_The problem:_
Return the lines beginning at the one that contains "A lossless 75 Ω coax of" and continuing to the end of the entries, including both ends, exactly as written and nothing else.

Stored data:
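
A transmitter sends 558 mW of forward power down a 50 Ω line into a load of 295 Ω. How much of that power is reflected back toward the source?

Γ = (295 − 50)/(295 + 50) = 0.71
|Γ|² = 0.504
P_refl = |Γ|²·P_inc = 281 mW, P_del = (1 − |Γ|²)·P_inc = 277 mW

P_reflected ≈ 281 mW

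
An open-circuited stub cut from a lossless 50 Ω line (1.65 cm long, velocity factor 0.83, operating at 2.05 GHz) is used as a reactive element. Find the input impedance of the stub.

λ = v/f = 0.83·c / 2.05 GHz = 0.121 m
βl = 2π·l/λ = 2π × 0.136 = 48.9°
tan(βl) = 1.15
For an open-circuited stub, Z_in = −jZ_0·cot(βl) = −jZ_0/tan(βl)

Z_in ≈ −j43.6 Ω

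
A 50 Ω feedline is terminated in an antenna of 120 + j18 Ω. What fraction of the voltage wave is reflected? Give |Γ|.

|Γ| ≈ 0.423

Γ = (Z_L − Z_0)/(Z_L + Z_0) = (70 + j18)/(170 + j18)
|Γ| = 72.3/171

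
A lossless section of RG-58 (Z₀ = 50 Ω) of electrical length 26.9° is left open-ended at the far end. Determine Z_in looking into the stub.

tan(βl) = 0.507
For an open-ended stub, Z_in = −jZ_0·cot(βl) = −jZ_0/tan(βl)

Z_in ≈ −j98.6 Ω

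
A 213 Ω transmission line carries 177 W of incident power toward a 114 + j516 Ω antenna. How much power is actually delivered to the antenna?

P_delivered ≈ 46.1 W

|Γ| = |(-99 + j516)/(327 + j516)| = 0.86
|Γ|² = 0.74
P_refl = |Γ|²·P_inc = 131 W, P_del = (1 − |Γ|²)·P_inc = 46.1 W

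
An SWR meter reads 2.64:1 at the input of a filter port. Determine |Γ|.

|Γ| = (S − 1)/(S + 1) = (2.64 − 1)/(2.64 + 1) = 1.64/3.64

|Γ| ≈ 0.451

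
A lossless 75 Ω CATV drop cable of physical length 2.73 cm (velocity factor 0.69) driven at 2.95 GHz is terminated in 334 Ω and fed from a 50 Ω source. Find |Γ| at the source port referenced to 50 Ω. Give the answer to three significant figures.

|Γ| ≈ 0.677

λ = v/f = 0.69·c / 2.95 GHz = 0.0702 m
βl = 2π·l/λ = 2π × 0.389 = 140°
tan(βl) = -0.837
Z_in = Z_0·(Z_L + jZ_0·tanβl)/(Z_0 + jZ_L·tanβl) = 38.1 + j79.4 Ω
Γ_s = (Z_in − Z_s)/(Z_in + Z_s) = (-11.9 + j79.4)/(88.1 + j79.4), |Γ_s| = 0.677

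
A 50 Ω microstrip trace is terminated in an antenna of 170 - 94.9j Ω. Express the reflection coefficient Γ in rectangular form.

Γ ≈ 0.617 − j0.165

Γ = (Z_L − Z_0)/(Z_L + Z_0) = (120 − j94.9)/(220 − j94.9)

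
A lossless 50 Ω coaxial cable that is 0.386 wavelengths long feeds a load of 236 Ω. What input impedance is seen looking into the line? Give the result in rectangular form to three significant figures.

Z_in ≈ 23.2 + j51.8 Ω

βl = 2π × 0.386 = 139°
tan(βl) = tan(139°) = -0.871
Z_in = Z_0·(Z_L + jZ_0·tanβl)/(Z_0 + jZ_L·tanβl)
     = 50·(236 − j43.5)/(50 − j205)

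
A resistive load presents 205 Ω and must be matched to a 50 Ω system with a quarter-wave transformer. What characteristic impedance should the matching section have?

Z_qwt ≈ 101 Ω

Z_qwt = √(Z_0·R_L) = √(50 × 205) = √10250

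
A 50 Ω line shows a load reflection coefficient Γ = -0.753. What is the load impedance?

Z_L = Z_0·(1 + Γ)/(1 − Γ) = 50·(0.247)/(1.75)

Z_L ≈ 7.05 Ω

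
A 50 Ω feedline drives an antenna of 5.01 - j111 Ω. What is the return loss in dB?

Γ = (-44.99 − j111)/(55.01 − j111), |Γ| = 0.967
RL = −20·log₁₀|Γ| = −20·log₁₀(0.967)

RL ≈ 0.293 dB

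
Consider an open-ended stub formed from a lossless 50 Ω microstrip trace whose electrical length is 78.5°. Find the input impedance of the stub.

Z_in ≈ −j10.2 Ω

tan(βl) = 4.92
For an open-ended stub, Z_in = −jZ_0·cot(βl) = −jZ_0/tan(βl)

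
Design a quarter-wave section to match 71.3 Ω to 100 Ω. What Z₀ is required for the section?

Z_qwt ≈ 84.4 Ω

Z_qwt = √(Z_0·R_L) = √(100 × 71.3) = √7130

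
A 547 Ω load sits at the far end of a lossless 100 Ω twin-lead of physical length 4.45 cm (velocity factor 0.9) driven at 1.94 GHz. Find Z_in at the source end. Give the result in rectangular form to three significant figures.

Z_in ≈ 22.1 + j45 Ω

λ = v/f = 0.9·c / 1.94 GHz = 0.139 m
βl = 2π·l/λ = 2π × 0.32 = 115°
tan(βl) = tan(115°) = -2.13
Z_in = Z_0·(Z_L + jZ_0·tanβl)/(Z_0 + jZ_L·tanβl)
     = 100·(547 − j213)/(100 − j1170)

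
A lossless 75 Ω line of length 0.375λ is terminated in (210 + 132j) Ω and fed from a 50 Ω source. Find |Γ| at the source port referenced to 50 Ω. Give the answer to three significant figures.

|Γ| ≈ 0.586

βl = 2π × 0.375 = 135°
tan(βl) = -1
Z_in = Z_0·(Z_L + jZ_0·tanβl)/(Z_0 + jZ_L·tanβl) = 27.2 + j48.2 Ω
Γ_s = (Z_in − Z_s)/(Z_in + Z_s) = (-22.8 + j48.2)/(77.2 + j48.2), |Γ_s| = 0.586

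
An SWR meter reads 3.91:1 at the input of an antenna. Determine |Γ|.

|Γ| ≈ 0.593

|Γ| = (S − 1)/(S + 1) = (3.91 − 1)/(3.91 + 1) = 2.91/4.91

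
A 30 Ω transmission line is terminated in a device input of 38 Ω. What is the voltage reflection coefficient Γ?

Γ = (Z_L − Z_0)/(Z_L + Z_0) = (38 − 30)/(38 + 30) = 8/68

Γ = 0.118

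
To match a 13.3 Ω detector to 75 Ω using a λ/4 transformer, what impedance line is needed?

Z_qwt ≈ 31.6 Ω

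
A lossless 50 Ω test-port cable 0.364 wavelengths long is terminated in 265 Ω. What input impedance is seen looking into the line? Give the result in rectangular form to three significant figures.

βl = 2π × 0.364 = 131°
tan(βl) = tan(131°) = -1.15
Z_in = Z_0·(Z_L + jZ_0·tanβl)/(Z_0 + jZ_L·tanβl)
     = 50·(265 − j57.4)/(50 − j304)

Z_in ≈ 16.1 + j40.9 Ω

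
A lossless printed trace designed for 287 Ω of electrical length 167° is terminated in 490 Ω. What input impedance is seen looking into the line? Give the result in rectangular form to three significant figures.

tan(βl) = tan(167°) = -0.231
Z_in = Z_0·(Z_L + jZ_0·tanβl)/(Z_0 + jZ_L·tanβl)
     = 287·(490 − j66.3)/(287 − j113)

Z_in ≈ 447 + j110 Ω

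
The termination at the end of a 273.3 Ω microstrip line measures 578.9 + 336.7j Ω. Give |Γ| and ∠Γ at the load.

Γ = (Z_L − Z_0)/(Z_L + Z_0) = (305.6 + j336.7)/(852.2 + j336.7)
|Γ| = 455/916 = 0.496

Γ ≈ 0.496 ∠ 26.2°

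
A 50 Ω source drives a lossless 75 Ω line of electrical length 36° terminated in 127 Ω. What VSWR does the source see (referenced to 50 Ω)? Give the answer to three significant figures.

tan(βl) = 0.727
Z_in = Z_0·(Z_L + jZ_0·tanβl)/(Z_0 + jZ_L·tanβl) = 77.2 − j40.5 Ω
Γ_s = (Z_in − Z_s)/(Z_in + Z_s) = (27.2 − j40.5)/(127 − j40.5), |Γ_s| = 0.365
VSWR = (1 + |Γ_s|)/(1 − |Γ_s|)

VSWR ≈ 2.15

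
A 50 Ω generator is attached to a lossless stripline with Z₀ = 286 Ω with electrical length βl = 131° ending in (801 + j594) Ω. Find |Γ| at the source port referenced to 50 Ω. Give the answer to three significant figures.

|Γ| ≈ 0.781

tan(βl) = -1.15
Z_in = Z_0·(Z_L + jZ_0·tanβl)/(Z_0 + jZ_L·tanβl) = 85.1 + j159 Ω
Γ_s = (Z_in − Z_s)/(Z_in + Z_s) = (35.1 + j159)/(135 + j159), |Γ_s| = 0.781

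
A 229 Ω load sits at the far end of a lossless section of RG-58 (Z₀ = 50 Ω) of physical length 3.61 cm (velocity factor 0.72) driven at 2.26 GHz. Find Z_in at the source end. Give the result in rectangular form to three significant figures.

λ = v/f = 0.72·c / 2.26 GHz = 0.0956 m
βl = 2π·l/λ = 2π × 0.378 = 136°
tan(βl) = tan(136°) = -0.966
Z_in = Z_0·(Z_L + jZ_0·tanβl)/(Z_0 + jZ_L·tanβl)
     = 50·(229 − j48.3)/(50 − j221)

Z_in ≈ 21.5 + j46.9 Ω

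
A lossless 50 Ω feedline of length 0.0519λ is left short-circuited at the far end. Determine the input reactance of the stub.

X_in ≈ 16.9 Ω (inductive)

βl = 2π × 0.0519 = 18.7°
tan(βl) = 0.338
For a short-circuited stub, Z_in = jZ_0·tan(βl)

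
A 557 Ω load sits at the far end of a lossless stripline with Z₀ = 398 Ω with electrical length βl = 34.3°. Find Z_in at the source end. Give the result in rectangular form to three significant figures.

Z_in ≈ 427 − j136 Ω

tan(βl) = tan(34.3°) = 0.682
Z_in = Z_0·(Z_L + jZ_0·tanβl)/(Z_0 + jZ_L·tanβl)
     = 398·(557 + j271)/(398 + j380)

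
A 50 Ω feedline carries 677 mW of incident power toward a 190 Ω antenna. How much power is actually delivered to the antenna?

Γ = (190 − 50)/(190 + 50) = 0.583
|Γ|² = 0.34
P_refl = |Γ|²·P_inc = 230 mW, P_del = (1 − |Γ|²)·P_inc = 447 mW

P_delivered ≈ 447 mW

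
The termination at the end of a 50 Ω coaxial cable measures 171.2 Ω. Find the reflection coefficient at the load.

Γ = (Z_L − Z_0)/(Z_L + Z_0) = (171.2 − 50)/(171.2 + 50) = 121.2/221.2

Γ = 0.548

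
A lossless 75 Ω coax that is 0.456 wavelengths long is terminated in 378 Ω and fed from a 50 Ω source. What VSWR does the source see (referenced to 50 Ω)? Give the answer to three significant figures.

βl = 2π × 0.456 = 164°
tan(βl) = -0.284
Z_in = Z_0·(Z_L + jZ_0·tanβl)/(Z_0 + jZ_L·tanβl) = 134 + j171 Ω
Γ_s = (Z_in − Z_s)/(Z_in + Z_s) = (84.1 + j171)/(184 + j171), |Γ_s| = 0.758
VSWR = (1 + |Γ_s|)/(1 − |Γ_s|)

VSWR ≈ 7.25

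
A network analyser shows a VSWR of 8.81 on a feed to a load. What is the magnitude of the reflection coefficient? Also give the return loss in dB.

|Γ| ≈ 0.796; return loss ≈ 1.98 dB

|Γ| = (S − 1)/(S + 1) = (8.81 − 1)/(8.81 + 1) = 7.81/9.81
RL = −20·log₁₀|Γ| = −20·log₁₀(0.796)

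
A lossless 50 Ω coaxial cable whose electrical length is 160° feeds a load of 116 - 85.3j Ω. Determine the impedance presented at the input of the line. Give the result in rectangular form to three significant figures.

tan(βl) = tan(160°) = -0.364
Z_in = Z_0·(Z_L + jZ_0·tanβl)/(Z_0 + jZ_L·tanβl)
     = 50·(116 − j103)/(19 − j42.2)

Z_in ≈ 153 + j68.5 Ω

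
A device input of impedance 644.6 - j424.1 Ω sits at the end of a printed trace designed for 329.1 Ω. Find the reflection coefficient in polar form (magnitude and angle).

Γ ≈ 0.498 ∠ -29.8°

Γ = (Z_L − Z_0)/(Z_L + Z_0) = (315.5 − j424.1)/(973.7 − j424.1)
|Γ| = 529/1060 = 0.498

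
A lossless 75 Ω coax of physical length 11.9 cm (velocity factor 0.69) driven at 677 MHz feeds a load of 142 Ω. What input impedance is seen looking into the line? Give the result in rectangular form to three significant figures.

λ = v/f = 0.69·c / 677 MHz = 0.306 m
βl = 2π·l/λ = 2π × 0.389 = 140°
tan(βl) = tan(140°) = -0.836
Z_in = Z_0·(Z_L + jZ_0·tanβl)/(Z_0 + jZ_L·tanβl)
     = 75·(142 − j62.7)/(75 − j119)

Z_in ≈ 68.8 + j46.2 Ω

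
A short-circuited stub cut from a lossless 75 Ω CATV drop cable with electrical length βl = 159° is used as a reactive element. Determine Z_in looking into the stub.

tan(βl) = -0.384
For a short-circuited stub, Z_in = jZ_0·tan(βl)

Z_in ≈ −j28.8 Ω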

_Your response:_
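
A lossless 75 Ω coax of physical length 11.9 cm (velocity factor 0.69) driven at 677 MHz feeds a load of 142 Ω. What input impedance is seen looking into the line? Give the result in rectangular form to three significant figures.

λ = v/f = 0.69·c / 677 MHz = 0.306 m
βl = 2π·l/λ = 2π × 0.389 = 140°
tan(βl) = tan(140°) = -0.836
Z_in = Z_0·(Z_L + jZ_0·tanβl)/(Z_0 + jZ_L·tanβl)
     = 75·(142 − j62.7)/(75 − j119)

Z_in ≈ 68.8 + j46.2 Ω

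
A short-circuited stub cut from a lossless 75 Ω CATV drop cable with electrical length βl = 159° is used as a reactive element. Determine Z_in looking into the stub.

tan(βl) = -0.384
For a short-circuited stub, Z_in = jZ_0·tan(βl)

Z_in ≈ −j28.8 Ω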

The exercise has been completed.